Saved data entries:
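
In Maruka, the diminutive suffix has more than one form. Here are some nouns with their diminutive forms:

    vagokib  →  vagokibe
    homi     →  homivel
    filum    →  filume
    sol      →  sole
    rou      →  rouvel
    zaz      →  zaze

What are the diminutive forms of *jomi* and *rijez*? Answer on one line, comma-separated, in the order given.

jomivel, rijeze

The suffix is conditioned by the final sound: -e when the stem ends in a consonant (*vagokib*, *filum*, *sol*, *zaz*); -vel when the stem ends in a vowel (*homi*, *rou*).
*jomi*: final sound = /i/, a vowel → -vel → *jomivel*.
*rijez*: final sound = /z/, a consonant → -e → *rijeze*.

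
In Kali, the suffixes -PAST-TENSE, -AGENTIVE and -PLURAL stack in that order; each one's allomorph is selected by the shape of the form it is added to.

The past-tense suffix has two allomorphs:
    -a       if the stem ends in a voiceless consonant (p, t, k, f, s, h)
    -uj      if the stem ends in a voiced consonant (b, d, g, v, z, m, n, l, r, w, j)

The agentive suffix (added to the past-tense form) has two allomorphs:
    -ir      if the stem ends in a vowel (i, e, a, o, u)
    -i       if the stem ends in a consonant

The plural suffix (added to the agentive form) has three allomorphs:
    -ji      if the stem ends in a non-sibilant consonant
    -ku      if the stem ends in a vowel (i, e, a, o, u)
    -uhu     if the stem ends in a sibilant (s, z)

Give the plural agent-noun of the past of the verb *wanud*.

*wanud*: final consonant = /d/, voiced → -uj → *wanuduj*.
The final sound of the past-tense form *wanuduj* is /j/, which is a consonant, so the agentive suffix is -i, giving *wanuduji*.
The final sound of the agentive form *wanuduji* is /i/, which is a vowel, so the plural suffix is -ku, giving *wanudujiku*.

wanudujiku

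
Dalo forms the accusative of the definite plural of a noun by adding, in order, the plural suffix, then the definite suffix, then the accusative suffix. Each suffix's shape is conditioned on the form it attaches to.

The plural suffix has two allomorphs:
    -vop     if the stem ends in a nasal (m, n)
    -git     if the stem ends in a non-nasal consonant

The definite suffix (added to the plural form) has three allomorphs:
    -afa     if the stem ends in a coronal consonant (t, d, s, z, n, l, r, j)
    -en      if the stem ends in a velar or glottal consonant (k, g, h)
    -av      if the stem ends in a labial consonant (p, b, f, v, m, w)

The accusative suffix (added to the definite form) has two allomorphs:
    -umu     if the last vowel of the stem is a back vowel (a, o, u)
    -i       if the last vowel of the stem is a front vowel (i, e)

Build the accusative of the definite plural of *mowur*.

*mowur*: final consonant = /r/, non-nasal → -git → *mowurgit*.
The plural form *mowurgit* — final consonant /t/ (coronal) → -afa → *mowurgitafa*.
The definite form *mowurgitafa*: last vowel = /a/, a back vowel → -umu → *mowurgitafaumu*.

mowurgitafaumu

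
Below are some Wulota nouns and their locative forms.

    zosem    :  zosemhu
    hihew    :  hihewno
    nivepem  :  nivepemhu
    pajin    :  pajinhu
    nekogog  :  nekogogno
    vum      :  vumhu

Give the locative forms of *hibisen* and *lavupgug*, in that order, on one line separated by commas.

hibisenhu, lavupgugno

The suffix is conditioned by the final consonant: -hu when the stem ends in a nasal (*zosem*, *nivepem*, *pajin*, *vum*); -no when the stem ends in a non-nasal consonant (*hihew*, *nekogog*).
*hibisen*: final consonant = /n/, a nasal → -hu → *hibisenhu*.
*lavupgug* — final consonant /g/ (non-nasal) → -no → *lavupgugno*.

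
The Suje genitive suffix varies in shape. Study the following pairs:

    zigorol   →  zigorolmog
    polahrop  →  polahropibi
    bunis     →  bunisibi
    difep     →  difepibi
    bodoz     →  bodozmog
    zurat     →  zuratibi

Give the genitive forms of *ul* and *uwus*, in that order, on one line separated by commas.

The suffix is conditioned by the final consonant: -ibi when the stem ends in a voiceless consonant (*polahrop*, *bunis*, *difep*, *zurat*); -mog when the stem ends in a voiced consonant (*zigorol*, *bodoz*).
Since the final consonant of *ul* is /l/ (voiced), it takes -mog, giving *ulmog*.
Since the final consonant of *uwus* is /s/ (voiceless), it takes -ibi, giving *uwusibi*.

ulmog, uwusibi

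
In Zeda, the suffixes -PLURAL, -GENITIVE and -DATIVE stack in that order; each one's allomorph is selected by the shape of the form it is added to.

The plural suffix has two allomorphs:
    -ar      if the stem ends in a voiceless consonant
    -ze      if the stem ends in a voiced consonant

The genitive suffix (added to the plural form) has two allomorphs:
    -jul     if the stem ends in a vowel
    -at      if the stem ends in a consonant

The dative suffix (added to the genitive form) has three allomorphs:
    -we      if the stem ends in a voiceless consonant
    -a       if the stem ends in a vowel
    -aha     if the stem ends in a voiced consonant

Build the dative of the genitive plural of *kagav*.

kagavzejulaha

*kagav* — final consonant /v/ (voiced) → -ze → *kagavze*.
Since the final sound of the plural form *kagavze* is /e/ (a vowel), it takes -jul, giving *kagavzejul*.
The final sound of the genitive form *kagavzejul* is /l/, which is a voiced consonant, so the dative suffix is -aha, giving *kagavzejulaha*.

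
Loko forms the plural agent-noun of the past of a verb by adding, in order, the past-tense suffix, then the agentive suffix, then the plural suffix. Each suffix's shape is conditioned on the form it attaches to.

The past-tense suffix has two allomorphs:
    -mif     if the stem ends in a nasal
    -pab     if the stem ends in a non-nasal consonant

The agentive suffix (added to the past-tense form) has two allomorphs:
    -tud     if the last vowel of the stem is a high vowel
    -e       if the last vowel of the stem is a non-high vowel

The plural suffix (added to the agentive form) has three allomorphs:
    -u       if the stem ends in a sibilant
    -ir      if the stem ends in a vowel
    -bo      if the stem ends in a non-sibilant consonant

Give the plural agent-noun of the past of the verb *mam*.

mammiftudbo

*mam* — final consonant /m/ (a nasal) → -mif → *mammif*.
The past-tense form *mammif* — last vowel /i/ (a high vowel) → -tud → *mammiftud*.
Since the final sound of the agentive form *mammiftud* is /d/ (a non-sibilant consonant), it takes -bo, giving *mammiftudbo*.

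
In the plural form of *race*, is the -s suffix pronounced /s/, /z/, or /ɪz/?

The stem *race* ends in a sibilant (/s, z, ʃ, ʒ, tʃ, dʒ/).
The plural suffix surfaces as /ɪz/ after sibilants, /s/ after other voiceless consonants, and /z/ after other voiced sounds.
So the plural -s on *race* is pronounced /ɪz/.

/ɪz/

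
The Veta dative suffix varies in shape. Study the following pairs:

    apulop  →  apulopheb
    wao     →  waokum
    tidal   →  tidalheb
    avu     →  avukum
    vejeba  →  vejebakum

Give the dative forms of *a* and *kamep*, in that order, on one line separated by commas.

The suffix is conditioned by the final sound: -heb when the stem ends in a consonant (*apulop*, *tidal*); -kum when the stem ends in a vowel (*wao*, *avu*, *vejeba*).
*a*: final sound = /a/, a vowel → -kum → *akum*.
*kamep*: final sound = /p/, a consonant → -heb → *kamepheb*.

akum, kamepheb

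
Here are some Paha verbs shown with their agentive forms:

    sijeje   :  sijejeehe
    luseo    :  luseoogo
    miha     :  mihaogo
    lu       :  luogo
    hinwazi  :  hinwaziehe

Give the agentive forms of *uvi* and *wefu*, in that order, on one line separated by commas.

The pattern is front/back vowel harmony: -ehe when the last vowel of the stem is a front vowel (*sijeje*, *hinwazi*); -ogo when the last vowel of the stem is a back vowel (*luseo*, *miha*, *lu*).
The last vowel of *uvi* is /i/, which is a front vowel, so the suffix is -ehe, giving *uviehe*.
Since the last vowel of *wefu* is /u/ (a back vowel), it takes -ogo, giving *wefuogo*.

uviehe, wefuogo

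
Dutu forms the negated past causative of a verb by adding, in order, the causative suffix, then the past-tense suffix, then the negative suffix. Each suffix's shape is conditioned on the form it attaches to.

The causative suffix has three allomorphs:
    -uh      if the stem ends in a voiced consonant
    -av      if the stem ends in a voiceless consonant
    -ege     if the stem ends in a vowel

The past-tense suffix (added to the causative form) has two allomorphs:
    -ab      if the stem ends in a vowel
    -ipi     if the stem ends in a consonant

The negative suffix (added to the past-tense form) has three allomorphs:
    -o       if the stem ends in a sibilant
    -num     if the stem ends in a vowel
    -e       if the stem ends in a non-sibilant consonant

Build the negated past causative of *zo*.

zoegeabe

The final sound of *zo* is /o/, which is a vowel, so the causative suffix is -ege, giving *zoege*.
The causative form *zoege*: final sound = /e/, a vowel → -ab → *zoegeab*.
The past-tense form *zoegeab* — final sound /b/ (a non-sibilant consonant) → -e → *zoegeabe*.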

Task statement: When a line in the records holds the string "Study", copy that line.

Solution to this problem:
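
The Suje genitive suffix varies in shape. Study the following pairs:
The Veta dative suffix varies in shape. Study the following pairs: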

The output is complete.